─── INPUT FOR THIS TASK

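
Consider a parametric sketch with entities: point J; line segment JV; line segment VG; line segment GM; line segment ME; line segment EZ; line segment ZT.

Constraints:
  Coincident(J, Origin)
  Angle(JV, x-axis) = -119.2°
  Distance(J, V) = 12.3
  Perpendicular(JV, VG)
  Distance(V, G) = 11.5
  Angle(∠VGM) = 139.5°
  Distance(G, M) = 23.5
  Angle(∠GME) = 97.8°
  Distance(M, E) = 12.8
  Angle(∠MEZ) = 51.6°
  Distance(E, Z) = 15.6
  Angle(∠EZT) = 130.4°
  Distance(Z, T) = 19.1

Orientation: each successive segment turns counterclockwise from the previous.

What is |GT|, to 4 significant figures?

16.48

∠MEZ = 51.6° gives EZ at -138.1° from the x-axis; with |EZ| = 15.6, Z = (14.69, -9.385). ∠EZT = 130.4° gives ZT at -88.50° from the x-axis; with |ZT| = 19.1, T = (15.19, -28.48). Then |GT| = |T − G| = 16.48.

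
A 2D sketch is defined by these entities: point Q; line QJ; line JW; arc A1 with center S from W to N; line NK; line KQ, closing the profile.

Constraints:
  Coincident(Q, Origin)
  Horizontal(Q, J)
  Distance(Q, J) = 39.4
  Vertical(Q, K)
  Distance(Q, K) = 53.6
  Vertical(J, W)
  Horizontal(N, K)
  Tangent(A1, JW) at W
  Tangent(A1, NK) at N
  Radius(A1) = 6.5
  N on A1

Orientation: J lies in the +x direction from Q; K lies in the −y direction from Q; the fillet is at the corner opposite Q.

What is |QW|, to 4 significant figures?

61.41

The virtual corner opposite Q is at (39.40, -53.60). A1 meets JW tangentially, so SW is at right angles to JW and the tangent condition forces SN to be normal to NK, with radius 6.5, so the center S sits 6.5 in from both sides at S = (32.90, -47.10). That places the tangent points at W = (39.40, -47.10) on JW and N = (32.90, -53.60) on NK. Then |QW| = |W − Q| = 61.41.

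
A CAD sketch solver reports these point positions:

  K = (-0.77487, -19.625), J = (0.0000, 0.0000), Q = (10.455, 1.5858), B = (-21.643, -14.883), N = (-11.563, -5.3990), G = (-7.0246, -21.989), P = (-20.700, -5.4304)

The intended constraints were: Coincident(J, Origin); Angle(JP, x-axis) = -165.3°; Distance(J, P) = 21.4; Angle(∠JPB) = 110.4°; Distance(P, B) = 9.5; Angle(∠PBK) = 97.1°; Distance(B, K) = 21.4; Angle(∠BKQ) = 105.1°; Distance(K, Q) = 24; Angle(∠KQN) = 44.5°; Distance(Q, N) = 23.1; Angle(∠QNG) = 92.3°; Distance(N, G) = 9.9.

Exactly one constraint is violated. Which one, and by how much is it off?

Distance(N, G) = 9.9 — off by 7.30.

J = (0.00, 0.00) ✓; JP at -165.3° ✓; |JP| = 21.40 ✓; ∠JPB = 110.4° ✓; |PB| = 9.500 ✓; ∠PBK = 97.11° ✓; |BK| = 21.40 ✓; ∠BKQ = 105.1° ✓; |KQ| = 24.00 ✓; ∠KQN = 44.50° ✓; |QN| = 23.10 ✓; ∠QNG = 92.30° ✓; |NG| = 17.20 ✗.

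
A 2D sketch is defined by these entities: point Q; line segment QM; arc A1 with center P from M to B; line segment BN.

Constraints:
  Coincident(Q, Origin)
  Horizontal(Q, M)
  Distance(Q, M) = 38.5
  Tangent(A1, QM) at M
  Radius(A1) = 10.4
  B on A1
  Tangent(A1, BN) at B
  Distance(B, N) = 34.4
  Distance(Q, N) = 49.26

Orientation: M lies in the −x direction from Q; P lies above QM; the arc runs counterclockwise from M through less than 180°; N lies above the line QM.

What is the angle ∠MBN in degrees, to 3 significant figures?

139°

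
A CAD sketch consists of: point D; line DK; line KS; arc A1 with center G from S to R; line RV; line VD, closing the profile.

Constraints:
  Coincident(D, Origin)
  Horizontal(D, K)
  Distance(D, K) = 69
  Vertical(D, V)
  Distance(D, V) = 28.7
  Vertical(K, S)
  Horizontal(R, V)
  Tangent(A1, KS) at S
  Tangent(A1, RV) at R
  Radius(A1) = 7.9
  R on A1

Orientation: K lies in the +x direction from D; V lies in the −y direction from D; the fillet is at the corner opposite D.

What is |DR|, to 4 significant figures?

67.50

D is at the origin; D and K share the same y with |DK| = 69.0 and K on the +x side, so K = (69.00, 0.000). D and V share the same x with |DV| = 28.7 and V on the −y side, so V = (0.000, -28.70). The virtual corner opposite D is at (69.00, -28.70). Since A1 is tangent to KS there, GS ⟂ KS and A1 meets RV tangentially, so GR is at right angles to RV, with radius 7.9, so the center G sits 7.9 in from both sides at G = (61.10, -20.80). That places the tangent points at S = (69.00, -20.80) on KS and R = (61.10, -28.70) on RV. Then |DR| = |R − D| = 67.50.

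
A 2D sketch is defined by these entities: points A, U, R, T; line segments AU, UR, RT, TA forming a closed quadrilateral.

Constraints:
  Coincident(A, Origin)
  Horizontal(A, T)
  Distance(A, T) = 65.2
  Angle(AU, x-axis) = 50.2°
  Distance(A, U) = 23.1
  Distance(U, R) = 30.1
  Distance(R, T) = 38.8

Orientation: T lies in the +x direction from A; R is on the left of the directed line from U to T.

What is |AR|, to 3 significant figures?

52.0

A is at the origin; AT is horizontal with |AT| = 65.2 and T in +x, so T = (65.2, 0). AU runs at 50.2° with |AU| = 23.1, so U = (14.8, 17.7). R is determined by |UR| = 30.1 and |RT| = 38.8 together: it lies at the intersection of circle(U, 30.1) and circle(T, 38.8). With |UT| = 53.4, the foot of the radical line on UT is 21.1 from U and the perpendicular offset is √(30.1² − 21.1²) = 21.5. Taking the left-of-UT solution: R = (41.8, 31.0).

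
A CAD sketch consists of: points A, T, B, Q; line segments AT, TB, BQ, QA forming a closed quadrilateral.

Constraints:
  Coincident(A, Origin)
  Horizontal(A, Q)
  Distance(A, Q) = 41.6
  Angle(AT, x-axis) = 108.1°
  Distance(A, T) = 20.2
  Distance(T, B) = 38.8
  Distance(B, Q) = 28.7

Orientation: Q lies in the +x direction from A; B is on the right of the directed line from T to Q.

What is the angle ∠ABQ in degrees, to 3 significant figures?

115°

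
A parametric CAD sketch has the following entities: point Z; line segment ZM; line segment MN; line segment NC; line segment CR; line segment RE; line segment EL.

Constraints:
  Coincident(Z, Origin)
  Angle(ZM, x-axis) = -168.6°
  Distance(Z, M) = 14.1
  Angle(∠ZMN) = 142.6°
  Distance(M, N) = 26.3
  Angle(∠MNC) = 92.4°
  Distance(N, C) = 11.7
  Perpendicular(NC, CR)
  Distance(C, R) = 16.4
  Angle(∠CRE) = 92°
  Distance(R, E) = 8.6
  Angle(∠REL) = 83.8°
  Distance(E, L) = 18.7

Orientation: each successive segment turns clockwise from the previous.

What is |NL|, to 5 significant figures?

4.8811

Z is at the origin; ZM runs at -168.6° with length 14.1, so M = (-13.822, -2.7870). ∠ZMN = 142.6° gives MN at 154.00° from the x-axis; with |MN| = 26.3, N = (-37.460, 8.7422). ∠MNC = 92.4° gives NC at 66.400° from the x-axis; with |NC| = 11.7, C = (-32.776, 19.464). The perpendicularity gives CR at right angles to NC, so CR runs at -23.600°; with |CR| = 16.4, R = (-17.748, 12.898). ∠CRE = 92.0° gives RE at -111.60° from the x-axis; with |RE| = 8.6, E = (-20.914, 4.9018). ∠REL = 83.8° gives EL at 152.20° from the x-axis; with |EL| = 18.7, L = (-37.455, 13.623). Then |NL| = |L − N| = 4.8811.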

──────

HOW TO COMPLETE THIS TASK>
Beginning with the line that holds "Orientation: each successive segment turns clockwise", restate word for word every line down to the end of the data, and only those lines.

ANSWER SECTION>
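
Orientation: each successive segment turns clockwise from the previous.

What is |NL|, to 5 significant figures?

4.8811

Z is at the origin; ZM runs at -168.6° with length 14.1, so M = (-13.822, -2.7870). ∠ZMN = 142.6° gives MN at 154.00° from the x-axis; with |MN| = 26.3, N = (-37.460, 8.7422). ∠MNC = 92.4° gives NC at 66.400° from the x-axis; with |NC| = 11.7, C = (-32.776, 19.464). The perpendicularity gives CR at right angles to NC, so CR runs at -23.600°; with |CR| = 16.4, R = (-17.748, 12.898). ∠CRE = 92.0° gives RE at -111.60° from the x-axis; with |RE| = 8.6, E = (-20.914, 4.9018). ∠REL = 83.8° gives EL at 152.20° from the x-axis; with |EL| = 18.7, L = (-37.455, 13.623). Then |NL| = |L − N| = 4.8811.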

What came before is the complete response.